__Task to carry out__: Copy each line below without leaving any out.

__Exercise materials__:
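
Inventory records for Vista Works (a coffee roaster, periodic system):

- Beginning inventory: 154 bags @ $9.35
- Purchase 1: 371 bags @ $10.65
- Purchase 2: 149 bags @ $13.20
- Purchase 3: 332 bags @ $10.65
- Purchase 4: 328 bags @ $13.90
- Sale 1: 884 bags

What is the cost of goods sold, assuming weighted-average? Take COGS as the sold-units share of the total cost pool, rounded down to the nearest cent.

Sale 1, sell 884: 884/1334 × $15,452.85 → $10,240.11
Ending inventory (cost pool remaining) = $5,212.74
Check: goods available $15,452.85 = COGS $10,240.11 + ending $5,212.74

COGS = $10,240.11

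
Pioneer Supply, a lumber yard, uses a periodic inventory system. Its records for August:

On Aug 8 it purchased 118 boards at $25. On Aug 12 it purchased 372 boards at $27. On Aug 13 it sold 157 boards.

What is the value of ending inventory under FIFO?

Ending inventory = $8,991

Aug 13, 157 sold [FIFO — oldest first]: 118 @ $25 + 39 @ $27 = $4,003
Ending inventory: 333 @ $27 = $8,991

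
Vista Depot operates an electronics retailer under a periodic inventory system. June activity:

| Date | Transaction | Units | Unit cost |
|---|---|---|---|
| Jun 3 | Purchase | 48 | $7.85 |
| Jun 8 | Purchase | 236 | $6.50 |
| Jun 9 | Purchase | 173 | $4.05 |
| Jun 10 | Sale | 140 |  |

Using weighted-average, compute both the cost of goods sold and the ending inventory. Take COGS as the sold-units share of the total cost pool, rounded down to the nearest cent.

COGS = $800.00; ending inventory = $1,811.45

Jun 10, sell 140: 140/457 × $2,611.45 → $800.00
Ending inventory (cost pool remaining) = $1,811.45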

__Your solution__:
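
Inventory records for Vista Works (a coffee roaster, periodic system):

- Beginning inventory: 154 bags @ $9.35
- Purchase 1: 371 bags @ $10.65
- Purchase 2: 149 bags @ $13.20
- Purchase 3: 332 bags @ $10.65
- Purchase 4: 328 bags @ $13.90
- Sale 1: 884 bags

What is the cost of goods sold, assuming weighted-average? Take COGS as the sold-units share of the total cost pool, rounded down to the nearest cent.

Sale 1, sell 884: 884/1334 × $15,452.85 → $10,240.11
Ending inventory (cost pool remaining) = $5,212.74
Check: goods available $15,452.85 = COGS $10,240.11 + ending $5,212.74

COGS = $10,240.11

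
Pioneer Supply, a lumber yard, uses a periodic inventory system. Its records for August:

On Aug 8 it purchased 118 boards at $25. On Aug 12 it purchased 372 boards at $27. On Aug 13 it sold 157 boards.

What is the value of ending inventory under FIFO?

Ending inventory = $8,991

Aug 13, 157 sold [FIFO — oldest first]: 118 @ $25 + 39 @ $27 = $4,003
Ending inventory: 333 @ $27 = $8,991

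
Vista Depot operates an electronics retailer under a periodic inventory system. June activity:

| Date | Transaction | Units | Unit cost |
|---|---|---|---|
| Jun 3 | Purchase | 48 | $7.85 |
| Jun 8 | Purchase | 236 | $6.50 |
| Jun 9 | Purchase | 173 | $4.05 |
| Jun 10 | Sale | 140 |  |

Using weighted-average, compute both the cost of goods sold and the ending inventory. Take COGS as the sold-units share of the total cost pool, rounded down to the nearest cent.

COGS = $800.00; ending inventory = $1,811.45

Jun 10, sell 140: 140/457 × $2,611.45 → $800.00
Ending inventory (cost pool remaining) = $1,811.45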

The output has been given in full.